INSTRUCTIONS TO FOLLOW:
Without omitting anything, copy every entry word for word.

PROVIDED RECORDS:
******************************
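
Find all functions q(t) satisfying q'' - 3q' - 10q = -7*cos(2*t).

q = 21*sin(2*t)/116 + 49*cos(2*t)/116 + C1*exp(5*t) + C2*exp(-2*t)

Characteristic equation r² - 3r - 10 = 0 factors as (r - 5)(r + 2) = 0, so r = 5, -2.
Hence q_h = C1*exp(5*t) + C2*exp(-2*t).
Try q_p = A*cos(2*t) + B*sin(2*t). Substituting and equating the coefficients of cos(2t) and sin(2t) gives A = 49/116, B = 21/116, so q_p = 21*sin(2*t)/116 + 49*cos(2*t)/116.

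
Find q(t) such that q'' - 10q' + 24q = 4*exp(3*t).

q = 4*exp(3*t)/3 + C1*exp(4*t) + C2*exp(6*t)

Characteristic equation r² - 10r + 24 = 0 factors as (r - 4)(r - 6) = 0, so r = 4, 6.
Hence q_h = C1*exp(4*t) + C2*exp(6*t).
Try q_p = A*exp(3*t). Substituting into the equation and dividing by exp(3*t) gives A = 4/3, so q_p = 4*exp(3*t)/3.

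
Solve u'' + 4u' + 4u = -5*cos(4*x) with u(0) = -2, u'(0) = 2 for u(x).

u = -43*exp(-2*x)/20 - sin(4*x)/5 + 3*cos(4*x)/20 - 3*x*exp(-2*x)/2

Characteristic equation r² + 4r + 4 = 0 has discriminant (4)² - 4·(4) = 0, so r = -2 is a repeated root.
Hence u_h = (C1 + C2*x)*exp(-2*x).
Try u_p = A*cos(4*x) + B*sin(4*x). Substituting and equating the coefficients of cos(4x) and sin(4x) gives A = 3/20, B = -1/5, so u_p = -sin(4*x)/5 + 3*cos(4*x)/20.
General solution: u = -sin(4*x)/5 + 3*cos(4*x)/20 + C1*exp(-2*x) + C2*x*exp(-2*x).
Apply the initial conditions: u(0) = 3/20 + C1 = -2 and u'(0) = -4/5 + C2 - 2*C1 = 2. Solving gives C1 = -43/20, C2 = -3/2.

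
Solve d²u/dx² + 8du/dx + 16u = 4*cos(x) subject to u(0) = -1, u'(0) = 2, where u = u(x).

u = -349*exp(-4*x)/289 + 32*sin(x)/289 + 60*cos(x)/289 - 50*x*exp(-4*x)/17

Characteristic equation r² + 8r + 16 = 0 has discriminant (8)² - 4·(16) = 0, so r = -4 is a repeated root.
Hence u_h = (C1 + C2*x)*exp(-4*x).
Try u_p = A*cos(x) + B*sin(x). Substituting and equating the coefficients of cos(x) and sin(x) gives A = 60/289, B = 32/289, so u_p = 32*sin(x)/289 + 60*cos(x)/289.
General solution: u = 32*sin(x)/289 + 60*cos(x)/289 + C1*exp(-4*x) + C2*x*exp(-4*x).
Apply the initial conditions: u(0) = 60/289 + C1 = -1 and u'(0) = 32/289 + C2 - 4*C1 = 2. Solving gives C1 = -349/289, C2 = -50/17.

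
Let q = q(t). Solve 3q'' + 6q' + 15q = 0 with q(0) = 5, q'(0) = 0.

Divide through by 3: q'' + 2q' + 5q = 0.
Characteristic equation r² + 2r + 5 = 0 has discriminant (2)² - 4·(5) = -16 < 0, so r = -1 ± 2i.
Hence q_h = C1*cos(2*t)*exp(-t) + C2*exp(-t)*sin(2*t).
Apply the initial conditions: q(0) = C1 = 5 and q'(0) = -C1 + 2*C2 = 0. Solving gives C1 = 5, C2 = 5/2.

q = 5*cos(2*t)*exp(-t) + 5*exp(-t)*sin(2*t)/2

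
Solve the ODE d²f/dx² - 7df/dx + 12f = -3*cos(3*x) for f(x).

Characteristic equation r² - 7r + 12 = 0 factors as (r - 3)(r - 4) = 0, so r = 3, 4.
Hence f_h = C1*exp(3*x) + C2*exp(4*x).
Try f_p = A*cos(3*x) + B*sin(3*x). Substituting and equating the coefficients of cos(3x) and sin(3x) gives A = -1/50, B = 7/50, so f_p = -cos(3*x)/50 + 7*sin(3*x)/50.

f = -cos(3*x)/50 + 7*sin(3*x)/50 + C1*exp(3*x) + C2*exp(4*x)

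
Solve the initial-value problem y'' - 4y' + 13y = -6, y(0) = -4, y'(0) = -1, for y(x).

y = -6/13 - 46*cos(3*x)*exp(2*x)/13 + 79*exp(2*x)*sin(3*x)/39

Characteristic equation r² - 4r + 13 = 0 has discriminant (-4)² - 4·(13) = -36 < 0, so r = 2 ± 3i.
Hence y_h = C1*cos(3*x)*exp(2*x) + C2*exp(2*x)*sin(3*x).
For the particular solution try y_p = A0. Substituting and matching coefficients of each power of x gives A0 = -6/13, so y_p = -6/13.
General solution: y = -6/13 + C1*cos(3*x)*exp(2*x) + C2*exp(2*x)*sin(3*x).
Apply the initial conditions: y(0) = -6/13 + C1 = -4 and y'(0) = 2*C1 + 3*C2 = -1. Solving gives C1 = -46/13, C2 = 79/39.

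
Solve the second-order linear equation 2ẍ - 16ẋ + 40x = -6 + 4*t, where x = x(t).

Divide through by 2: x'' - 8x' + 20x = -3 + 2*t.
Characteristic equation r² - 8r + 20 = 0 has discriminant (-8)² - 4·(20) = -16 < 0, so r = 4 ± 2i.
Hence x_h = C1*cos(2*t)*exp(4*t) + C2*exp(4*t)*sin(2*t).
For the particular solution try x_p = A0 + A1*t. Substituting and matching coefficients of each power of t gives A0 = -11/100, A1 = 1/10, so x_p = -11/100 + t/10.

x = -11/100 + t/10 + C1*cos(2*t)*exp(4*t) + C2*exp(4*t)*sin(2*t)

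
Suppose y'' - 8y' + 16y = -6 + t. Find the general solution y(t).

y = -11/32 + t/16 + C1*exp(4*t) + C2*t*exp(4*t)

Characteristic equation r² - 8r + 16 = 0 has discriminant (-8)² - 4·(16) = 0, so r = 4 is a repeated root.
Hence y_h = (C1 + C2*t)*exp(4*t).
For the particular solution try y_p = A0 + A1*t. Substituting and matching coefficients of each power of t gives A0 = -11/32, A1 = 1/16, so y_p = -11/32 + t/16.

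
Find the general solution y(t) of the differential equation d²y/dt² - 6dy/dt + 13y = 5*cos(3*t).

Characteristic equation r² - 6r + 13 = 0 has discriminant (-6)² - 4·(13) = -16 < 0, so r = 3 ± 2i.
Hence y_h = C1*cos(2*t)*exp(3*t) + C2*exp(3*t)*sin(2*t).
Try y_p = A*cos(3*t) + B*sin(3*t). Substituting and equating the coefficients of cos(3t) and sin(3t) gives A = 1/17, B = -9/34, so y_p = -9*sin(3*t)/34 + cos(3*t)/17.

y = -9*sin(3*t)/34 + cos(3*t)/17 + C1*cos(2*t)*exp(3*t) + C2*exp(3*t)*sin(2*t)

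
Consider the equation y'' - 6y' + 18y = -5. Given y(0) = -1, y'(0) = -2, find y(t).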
******************************
SOLUTION:
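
Find all functions q(t) satisfying q'' - 3q' - 10q = -7*cos(2*t).

q = 21*sin(2*t)/116 + 49*cos(2*t)/116 + C1*exp(5*t) + C2*exp(-2*t)

Characteristic equation r² - 3r - 10 = 0 factors as (r - 5)(r + 2) = 0, so r = 5, -2.
Hence q_h = C1*exp(5*t) + C2*exp(-2*t).
Try q_p = A*cos(2*t) + B*sin(2*t). Substituting and equating the coefficients of cos(2t) and sin(2t) gives A = 49/116, B = 21/116, so q_p = 21*sin(2*t)/116 + 49*cos(2*t)/116.

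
Find q(t) such that q'' - 10q' + 24q = 4*exp(3*t).

q = 4*exp(3*t)/3 + C1*exp(4*t) + C2*exp(6*t)

Characteristic equation r² - 10r + 24 = 0 factors as (r - 4)(r - 6) = 0, so r = 4, 6.
Hence q_h = C1*exp(4*t) + C2*exp(6*t).
Try q_p = A*exp(3*t). Substituting into the equation and dividing by exp(3*t) gives A = 4/3, so q_p = 4*exp(3*t)/3.

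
Solve u'' + 4u' + 4u = -5*cos(4*x) with u(0) = -2, u'(0) = 2 for u(x).

u = -43*exp(-2*x)/20 - sin(4*x)/5 + 3*cos(4*x)/20 - 3*x*exp(-2*x)/2

Characteristic equation r² + 4r + 4 = 0 has discriminant (4)² - 4·(4) = 0, so r = -2 is a repeated root.
Hence u_h = (C1 + C2*x)*exp(-2*x).
Try u_p = A*cos(4*x) + B*sin(4*x). Substituting and equating the coefficients of cos(4x) and sin(4x) gives A = 3/20, B = -1/5, so u_p = -sin(4*x)/5 + 3*cos(4*x)/20.
General solution: u = -sin(4*x)/5 + 3*cos(4*x)/20 + C1*exp(-2*x) + C2*x*exp(-2*x).
Apply the initial conditions: u(0) = 3/20 + C1 = -2 and u'(0) = -4/5 + C2 - 2*C1 = 2. Solving gives C1 = -43/20, C2 = -3/2.

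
Solve d²u/dx² + 8du/dx + 16u = 4*cos(x) subject to u(0) = -1, u'(0) = 2, where u = u(x).

u = -349*exp(-4*x)/289 + 32*sin(x)/289 + 60*cos(x)/289 - 50*x*exp(-4*x)/17

Characteristic equation r² + 8r + 16 = 0 has discriminant (8)² - 4·(16) = 0, so r = -4 is a repeated root.
Hence u_h = (C1 + C2*x)*exp(-4*x).
Try u_p = A*cos(x) + B*sin(x). Substituting and equating the coefficients of cos(x) and sin(x) gives A = 60/289, B = 32/289, so u_p = 32*sin(x)/289 + 60*cos(x)/289.
General solution: u = 32*sin(x)/289 + 60*cos(x)/289 + C1*exp(-4*x) + C2*x*exp(-4*x).
Apply the initial conditions: u(0) = 60/289 + C1 = -1 and u'(0) = 32/289 + C2 - 4*C1 = 2. Solving gives C1 = -349/289, C2 = -50/17.

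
Let q = q(t). Solve 3q'' + 6q' + 15q = 0 with q(0) = 5, q'(0) = 0.

Divide through by 3: q'' + 2q' + 5q = 0.
Characteristic equation r² + 2r + 5 = 0 has discriminant (2)² - 4·(5) = -16 < 0, so r = -1 ± 2i.
Hence q_h = C1*cos(2*t)*exp(-t) + C2*exp(-t)*sin(2*t).
Apply the initial conditions: q(0) = C1 = 5 and q'(0) = -C1 + 2*C2 = 0. Solving gives C1 = 5, C2 = 5/2.

q = 5*cos(2*t)*exp(-t) + 5*exp(-t)*sin(2*t)/2

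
Solve the ODE d²f/dx² - 7df/dx + 12f = -3*cos(3*x) for f(x).

Characteristic equation r² - 7r + 12 = 0 factors as (r - 3)(r - 4) = 0, so r = 3, 4.
Hence f_h = C1*exp(3*x) + C2*exp(4*x).
Try f_p = A*cos(3*x) + B*sin(3*x). Substituting and equating the coefficients of cos(3x) and sin(3x) gives A = -1/50, B = 7/50, so f_p = -cos(3*x)/50 + 7*sin(3*x)/50.

f = -cos(3*x)/50 + 7*sin(3*x)/50 + C1*exp(3*x) + C2*exp(4*x)

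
Solve the initial-value problem y'' - 4y' + 13y = -6, y(0) = -4, y'(0) = -1, for y(x).

y = -6/13 - 46*cos(3*x)*exp(2*x)/13 + 79*exp(2*x)*sin(3*x)/39

Characteristic equation r² - 4r + 13 = 0 has discriminant (-4)² - 4·(13) = -36 < 0, so r = 2 ± 3i.
Hence y_h = C1*cos(3*x)*exp(2*x) + C2*exp(2*x)*sin(3*x).
For the particular solution try y_p = A0. Substituting and matching coefficients of each power of x gives A0 = -6/13, so y_p = -6/13.
General solution: y = -6/13 + C1*cos(3*x)*exp(2*x) + C2*exp(2*x)*sin(3*x).
Apply the initial conditions: y(0) = -6/13 + C1 = -4 and y'(0) = 2*C1 + 3*C2 = -1. Solving gives C1 = -46/13, C2 = 79/39.

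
Solve the second-order linear equation 2ẍ - 16ẋ + 40x = -6 + 4*t, where x = x(t).

Divide through by 2: x'' - 8x' + 20x = -3 + 2*t.
Characteristic equation r² - 8r + 20 = 0 has discriminant (-8)² - 4·(20) = -16 < 0, so r = 4 ± 2i.
Hence x_h = C1*cos(2*t)*exp(4*t) + C2*exp(4*t)*sin(2*t).
For the particular solution try x_p = A0 + A1*t. Substituting and matching coefficients of each power of t gives A0 = -11/100, A1 = 1/10, so x_p = -11/100 + t/10.

x = -11/100 + t/10 + C1*cos(2*t)*exp(4*t) + C2*exp(4*t)*sin(2*t)

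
Suppose y'' - 8y' + 16y = -6 + t. Find the general solution y(t).

y = -11/32 + t/16 + C1*exp(4*t) + C2*t*exp(4*t)

Characteristic equation r² - 8r + 16 = 0 has discriminant (-8)² - 4·(16) = 0, so r = 4 is a repeated root.
Hence y_h = (C1 + C2*t)*exp(4*t).
For the particular solution try y_p = A0 + A1*t. Substituting and matching coefficients of each power of t gives A0 = -11/32, A1 = 1/16, so y_p = -11/32 + t/16.

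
Find the general solution y(t) of the differential equation d²y/dt² - 6dy/dt + 13y = 5*cos(3*t).

Characteristic equation r² - 6r + 13 = 0 has discriminant (-6)² - 4·(13) = -16 < 0, so r = 3 ± 2i.
Hence y_h = C1*cos(2*t)*exp(3*t) + C2*exp(3*t)*sin(2*t).
Try y_p = A*cos(3*t) + B*sin(3*t). Substituting and equating the coefficients of cos(3t) and sin(3t) gives A = 1/17, B = -9/34, so y_p = -9*sin(3*t)/34 + cos(3*t)/17.

y = -9*sin(3*t)/34 + cos(3*t)/17 + C1*cos(2*t)*exp(3*t) + C2*exp(3*t)*sin(2*t)

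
Consider the equation y'' - 6y' + 18y = -5. Given y(0) = -1, y'(0) = -2, find y(t).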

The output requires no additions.